[Data for processing — start]
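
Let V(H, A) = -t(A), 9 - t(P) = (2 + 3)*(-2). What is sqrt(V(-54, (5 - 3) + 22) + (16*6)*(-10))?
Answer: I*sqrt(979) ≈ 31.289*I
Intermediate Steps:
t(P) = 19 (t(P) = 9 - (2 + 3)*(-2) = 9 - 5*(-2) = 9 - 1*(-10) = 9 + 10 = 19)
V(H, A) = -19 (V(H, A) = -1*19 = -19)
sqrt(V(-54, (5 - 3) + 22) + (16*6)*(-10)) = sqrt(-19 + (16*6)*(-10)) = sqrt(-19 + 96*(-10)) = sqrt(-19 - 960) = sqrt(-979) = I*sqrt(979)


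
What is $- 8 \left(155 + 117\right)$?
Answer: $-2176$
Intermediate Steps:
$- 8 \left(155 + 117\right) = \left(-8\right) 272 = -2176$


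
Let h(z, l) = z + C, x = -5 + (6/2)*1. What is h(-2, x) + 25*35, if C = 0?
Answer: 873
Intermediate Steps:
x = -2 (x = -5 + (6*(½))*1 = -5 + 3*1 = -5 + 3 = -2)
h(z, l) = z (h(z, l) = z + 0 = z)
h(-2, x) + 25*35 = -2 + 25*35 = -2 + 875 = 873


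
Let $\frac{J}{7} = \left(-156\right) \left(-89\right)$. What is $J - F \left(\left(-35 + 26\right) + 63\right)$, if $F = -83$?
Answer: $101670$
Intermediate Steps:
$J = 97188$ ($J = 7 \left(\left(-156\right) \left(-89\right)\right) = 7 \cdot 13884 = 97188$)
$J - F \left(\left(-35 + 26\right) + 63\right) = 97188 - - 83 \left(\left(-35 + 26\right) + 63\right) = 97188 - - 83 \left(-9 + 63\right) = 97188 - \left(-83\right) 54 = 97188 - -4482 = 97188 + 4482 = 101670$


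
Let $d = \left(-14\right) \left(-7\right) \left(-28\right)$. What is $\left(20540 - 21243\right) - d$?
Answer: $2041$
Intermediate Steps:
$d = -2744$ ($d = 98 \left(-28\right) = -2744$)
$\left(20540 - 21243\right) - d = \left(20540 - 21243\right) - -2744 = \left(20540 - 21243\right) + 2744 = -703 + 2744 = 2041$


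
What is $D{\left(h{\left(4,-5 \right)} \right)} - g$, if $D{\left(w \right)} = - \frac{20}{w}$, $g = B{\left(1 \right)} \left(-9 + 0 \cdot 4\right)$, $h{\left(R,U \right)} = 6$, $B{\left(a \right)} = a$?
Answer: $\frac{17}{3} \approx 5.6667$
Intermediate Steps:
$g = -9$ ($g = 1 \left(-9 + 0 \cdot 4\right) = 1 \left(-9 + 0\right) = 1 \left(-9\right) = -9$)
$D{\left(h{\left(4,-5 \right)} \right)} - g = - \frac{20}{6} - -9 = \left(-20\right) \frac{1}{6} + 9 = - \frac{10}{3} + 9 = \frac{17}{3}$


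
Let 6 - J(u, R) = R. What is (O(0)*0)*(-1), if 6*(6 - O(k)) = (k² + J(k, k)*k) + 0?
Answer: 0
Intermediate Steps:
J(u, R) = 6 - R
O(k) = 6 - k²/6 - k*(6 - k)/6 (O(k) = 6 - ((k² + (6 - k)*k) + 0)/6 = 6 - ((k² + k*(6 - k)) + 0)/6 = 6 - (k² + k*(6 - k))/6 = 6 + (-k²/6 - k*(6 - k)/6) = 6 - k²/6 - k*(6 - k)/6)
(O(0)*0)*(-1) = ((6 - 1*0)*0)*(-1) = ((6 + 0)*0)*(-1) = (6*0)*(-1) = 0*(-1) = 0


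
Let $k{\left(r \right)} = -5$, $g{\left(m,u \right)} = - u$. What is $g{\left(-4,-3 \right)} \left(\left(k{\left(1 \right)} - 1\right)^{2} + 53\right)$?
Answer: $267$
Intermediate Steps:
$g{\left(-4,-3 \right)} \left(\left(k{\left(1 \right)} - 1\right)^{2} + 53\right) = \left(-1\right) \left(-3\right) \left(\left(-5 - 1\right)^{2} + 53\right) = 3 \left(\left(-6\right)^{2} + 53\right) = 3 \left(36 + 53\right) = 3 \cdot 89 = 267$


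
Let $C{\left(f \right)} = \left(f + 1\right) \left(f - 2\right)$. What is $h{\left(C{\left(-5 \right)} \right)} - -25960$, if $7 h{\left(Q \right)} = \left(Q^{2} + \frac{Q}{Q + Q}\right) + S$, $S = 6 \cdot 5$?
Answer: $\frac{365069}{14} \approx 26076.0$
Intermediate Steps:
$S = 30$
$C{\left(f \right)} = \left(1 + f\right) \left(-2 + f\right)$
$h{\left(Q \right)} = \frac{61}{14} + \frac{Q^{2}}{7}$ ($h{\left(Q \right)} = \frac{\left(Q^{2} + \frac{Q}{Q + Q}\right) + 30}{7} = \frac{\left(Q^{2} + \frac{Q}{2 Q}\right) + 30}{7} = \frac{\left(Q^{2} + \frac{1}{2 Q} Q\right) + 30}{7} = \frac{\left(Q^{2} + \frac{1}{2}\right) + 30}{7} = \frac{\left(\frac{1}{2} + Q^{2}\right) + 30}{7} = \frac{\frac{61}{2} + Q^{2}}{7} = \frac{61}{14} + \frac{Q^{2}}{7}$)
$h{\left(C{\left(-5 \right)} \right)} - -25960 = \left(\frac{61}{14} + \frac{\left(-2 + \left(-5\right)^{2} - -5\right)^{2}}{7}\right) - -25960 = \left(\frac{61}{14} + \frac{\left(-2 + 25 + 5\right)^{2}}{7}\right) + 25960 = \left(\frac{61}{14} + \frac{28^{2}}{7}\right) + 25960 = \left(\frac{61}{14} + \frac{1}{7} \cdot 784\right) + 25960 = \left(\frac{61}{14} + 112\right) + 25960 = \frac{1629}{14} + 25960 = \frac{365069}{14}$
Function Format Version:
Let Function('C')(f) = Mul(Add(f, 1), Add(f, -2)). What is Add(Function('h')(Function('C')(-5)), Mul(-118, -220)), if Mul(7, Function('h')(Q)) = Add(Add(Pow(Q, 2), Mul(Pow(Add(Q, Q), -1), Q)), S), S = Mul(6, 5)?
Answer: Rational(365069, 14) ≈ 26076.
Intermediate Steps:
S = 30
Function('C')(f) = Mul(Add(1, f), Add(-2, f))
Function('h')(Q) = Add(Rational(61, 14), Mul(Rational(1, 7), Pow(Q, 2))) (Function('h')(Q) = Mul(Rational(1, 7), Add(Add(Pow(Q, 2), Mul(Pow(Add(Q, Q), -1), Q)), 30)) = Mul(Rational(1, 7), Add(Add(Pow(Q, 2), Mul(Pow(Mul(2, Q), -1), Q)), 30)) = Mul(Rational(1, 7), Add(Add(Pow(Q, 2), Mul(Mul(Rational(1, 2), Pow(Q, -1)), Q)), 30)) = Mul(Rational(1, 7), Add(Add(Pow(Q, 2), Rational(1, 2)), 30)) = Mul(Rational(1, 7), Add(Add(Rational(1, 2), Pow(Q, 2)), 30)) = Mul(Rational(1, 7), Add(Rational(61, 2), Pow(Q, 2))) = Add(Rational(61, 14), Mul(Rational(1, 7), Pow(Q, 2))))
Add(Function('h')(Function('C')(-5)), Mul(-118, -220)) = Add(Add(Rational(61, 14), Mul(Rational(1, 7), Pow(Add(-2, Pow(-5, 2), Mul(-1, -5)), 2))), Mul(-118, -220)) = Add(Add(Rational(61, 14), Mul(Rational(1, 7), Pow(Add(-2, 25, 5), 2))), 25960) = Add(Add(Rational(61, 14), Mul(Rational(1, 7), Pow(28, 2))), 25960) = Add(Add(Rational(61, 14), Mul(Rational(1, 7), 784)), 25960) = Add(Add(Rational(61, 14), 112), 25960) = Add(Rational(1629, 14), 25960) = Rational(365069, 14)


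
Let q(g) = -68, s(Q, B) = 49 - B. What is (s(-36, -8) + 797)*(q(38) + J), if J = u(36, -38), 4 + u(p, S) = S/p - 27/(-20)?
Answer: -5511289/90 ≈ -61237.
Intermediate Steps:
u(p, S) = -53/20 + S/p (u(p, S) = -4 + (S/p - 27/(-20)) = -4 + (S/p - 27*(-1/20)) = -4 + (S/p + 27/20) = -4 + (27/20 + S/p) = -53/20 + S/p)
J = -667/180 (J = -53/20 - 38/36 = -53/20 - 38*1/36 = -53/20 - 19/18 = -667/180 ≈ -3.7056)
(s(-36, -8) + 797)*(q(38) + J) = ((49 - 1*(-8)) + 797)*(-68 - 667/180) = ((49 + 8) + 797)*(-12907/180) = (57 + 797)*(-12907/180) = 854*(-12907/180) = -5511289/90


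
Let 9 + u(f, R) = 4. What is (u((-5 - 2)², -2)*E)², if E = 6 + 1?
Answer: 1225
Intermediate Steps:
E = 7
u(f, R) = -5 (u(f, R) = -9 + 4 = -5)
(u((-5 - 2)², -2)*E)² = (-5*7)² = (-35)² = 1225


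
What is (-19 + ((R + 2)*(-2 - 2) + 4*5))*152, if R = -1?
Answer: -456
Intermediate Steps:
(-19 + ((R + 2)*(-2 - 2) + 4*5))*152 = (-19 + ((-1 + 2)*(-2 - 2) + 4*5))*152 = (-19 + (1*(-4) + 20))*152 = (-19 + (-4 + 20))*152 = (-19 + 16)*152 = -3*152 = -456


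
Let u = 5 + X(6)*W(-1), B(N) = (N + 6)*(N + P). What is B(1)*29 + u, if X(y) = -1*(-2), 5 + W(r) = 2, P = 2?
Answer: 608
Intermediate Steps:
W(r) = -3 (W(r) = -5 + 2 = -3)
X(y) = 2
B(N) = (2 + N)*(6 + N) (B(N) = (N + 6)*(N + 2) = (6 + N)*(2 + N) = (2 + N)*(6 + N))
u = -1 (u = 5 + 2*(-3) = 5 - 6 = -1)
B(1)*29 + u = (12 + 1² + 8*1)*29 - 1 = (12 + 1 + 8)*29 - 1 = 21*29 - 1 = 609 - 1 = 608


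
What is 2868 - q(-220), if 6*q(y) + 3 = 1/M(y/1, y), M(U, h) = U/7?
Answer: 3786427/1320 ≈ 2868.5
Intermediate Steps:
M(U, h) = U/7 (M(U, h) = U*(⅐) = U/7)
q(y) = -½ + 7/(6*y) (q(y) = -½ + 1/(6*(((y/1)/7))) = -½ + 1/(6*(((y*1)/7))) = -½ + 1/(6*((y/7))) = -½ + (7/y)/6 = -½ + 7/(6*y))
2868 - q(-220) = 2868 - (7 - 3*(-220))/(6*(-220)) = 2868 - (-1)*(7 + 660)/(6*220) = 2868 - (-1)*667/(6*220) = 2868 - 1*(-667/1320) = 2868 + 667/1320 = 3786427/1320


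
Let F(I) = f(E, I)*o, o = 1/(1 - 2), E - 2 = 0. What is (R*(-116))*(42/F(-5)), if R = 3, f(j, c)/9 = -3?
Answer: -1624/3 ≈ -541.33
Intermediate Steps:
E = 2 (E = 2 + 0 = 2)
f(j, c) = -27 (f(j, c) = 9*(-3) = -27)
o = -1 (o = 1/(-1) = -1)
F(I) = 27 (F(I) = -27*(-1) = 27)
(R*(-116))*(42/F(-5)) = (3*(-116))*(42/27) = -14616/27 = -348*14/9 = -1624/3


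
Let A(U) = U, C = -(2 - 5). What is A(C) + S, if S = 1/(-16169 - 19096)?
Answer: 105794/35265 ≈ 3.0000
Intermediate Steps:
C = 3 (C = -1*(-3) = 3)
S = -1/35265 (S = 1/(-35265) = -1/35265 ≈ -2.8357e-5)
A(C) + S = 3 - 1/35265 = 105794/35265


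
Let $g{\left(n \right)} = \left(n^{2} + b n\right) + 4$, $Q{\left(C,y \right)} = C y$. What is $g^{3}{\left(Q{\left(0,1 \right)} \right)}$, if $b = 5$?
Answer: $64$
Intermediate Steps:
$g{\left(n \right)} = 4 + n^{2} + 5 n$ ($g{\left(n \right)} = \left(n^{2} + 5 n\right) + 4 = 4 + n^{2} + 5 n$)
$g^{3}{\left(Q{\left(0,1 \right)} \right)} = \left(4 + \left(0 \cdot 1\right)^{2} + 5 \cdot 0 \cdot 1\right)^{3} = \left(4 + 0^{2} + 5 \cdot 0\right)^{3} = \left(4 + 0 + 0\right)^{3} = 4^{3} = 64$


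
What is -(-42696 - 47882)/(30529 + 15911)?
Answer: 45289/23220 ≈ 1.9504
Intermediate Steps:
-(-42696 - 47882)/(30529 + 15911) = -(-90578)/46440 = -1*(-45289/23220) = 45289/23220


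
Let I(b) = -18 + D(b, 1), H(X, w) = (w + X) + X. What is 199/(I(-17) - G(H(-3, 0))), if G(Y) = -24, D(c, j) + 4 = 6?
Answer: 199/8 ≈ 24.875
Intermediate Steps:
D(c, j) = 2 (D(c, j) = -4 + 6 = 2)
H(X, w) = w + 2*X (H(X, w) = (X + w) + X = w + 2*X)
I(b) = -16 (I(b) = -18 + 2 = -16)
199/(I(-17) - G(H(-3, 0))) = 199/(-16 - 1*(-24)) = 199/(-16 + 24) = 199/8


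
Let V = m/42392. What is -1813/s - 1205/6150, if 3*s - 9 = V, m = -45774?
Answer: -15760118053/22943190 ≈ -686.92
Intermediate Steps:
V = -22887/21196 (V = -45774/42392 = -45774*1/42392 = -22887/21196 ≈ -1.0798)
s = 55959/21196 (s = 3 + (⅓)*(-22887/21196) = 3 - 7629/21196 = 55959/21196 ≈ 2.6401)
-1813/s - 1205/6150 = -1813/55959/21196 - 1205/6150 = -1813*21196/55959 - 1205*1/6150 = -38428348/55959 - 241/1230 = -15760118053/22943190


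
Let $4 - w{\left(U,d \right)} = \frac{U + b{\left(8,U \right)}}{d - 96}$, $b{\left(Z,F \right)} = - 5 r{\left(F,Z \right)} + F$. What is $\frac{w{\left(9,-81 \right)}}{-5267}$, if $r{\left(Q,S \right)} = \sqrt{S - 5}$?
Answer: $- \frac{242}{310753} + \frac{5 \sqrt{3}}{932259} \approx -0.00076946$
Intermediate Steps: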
[Data for processing — finish]
= Your instructions =
Restate exactly each line of the data from the one bearing "F$. What is" to the end, and add nothing.

= Solution to this task =
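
Let $4 - w{\left(U,d \right)} = \frac{U + b{\left(8,U \right)}}{d - 96}$, $b{\left(Z,F \right)} = - 5 r{\left(F,Z \right)} + F$. What is $\frac{w{\left(9,-81 \right)}}{-5267}$, if $r{\left(Q,S \right)} = \sqrt{S - 5}$?
Answer: $- \frac{242}{310753} + \frac{5 \sqrt{3}}{932259} \approx -0.00076946$
Intermediate Steps: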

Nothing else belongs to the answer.